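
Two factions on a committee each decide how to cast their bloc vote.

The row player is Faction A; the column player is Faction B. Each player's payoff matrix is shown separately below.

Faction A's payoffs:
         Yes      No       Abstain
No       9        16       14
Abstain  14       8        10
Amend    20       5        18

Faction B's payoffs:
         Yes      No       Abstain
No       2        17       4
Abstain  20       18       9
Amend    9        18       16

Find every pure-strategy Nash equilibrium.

(No, Yes): Faction A can switch to Abstain (9 → 14). Not NE.
(No, No): Faction A gets 16, best alternative 8; Faction B gets 17, best alternative 4. No profitable deviation — NE.
(No, Abstain): Faction A can switch to Amend (14 → 18). Not NE.
(Abstain, Yes): Faction A can switch to Amend (14 → 20). Not NE.
(Abstain, No): Faction A can switch to No (8 → 16). Not NE.
(Abstain, Abstain): Faction A can switch to No (10 → 14). Not NE.
(Amend, Yes): Faction B can switch to No (9 → 18). Not NE.
(Amend, No): Faction A can switch to No (5 → 16). Not NE.
(Amend, Abstain): Faction B can switch to No (16 → 18). Not NE.

Pure NE: (No, No)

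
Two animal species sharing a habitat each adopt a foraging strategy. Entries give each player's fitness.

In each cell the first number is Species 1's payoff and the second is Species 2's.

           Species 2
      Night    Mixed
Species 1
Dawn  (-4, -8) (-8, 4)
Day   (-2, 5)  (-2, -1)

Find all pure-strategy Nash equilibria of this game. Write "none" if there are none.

(Day, Night)

(Dawn, Night): Species 1 can switch to Day (-4 → -2). Not NE.
(Dawn, Mixed): Species 1 can switch to Day (-8 → -2). Not NE.
(Day, Night): Species 1 gets -2, best alternative -4; Species 2 gets 5, best alternative -1. No profitable deviation — NE.
(Day, Mixed): Species 2 can switch to Night (-1 → 5). Not NE.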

* * * *

AIM OF THE TASK
All lines holding the word "player" must be copied from the data.

RESULT FOR THIS TASK
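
The row player is Faction A; the column player is Faction B. Each player's payoff matrix is shown separately below.
Two animal species sharing a habitat each adopt a foraging strategy. Entries give each player's fitness.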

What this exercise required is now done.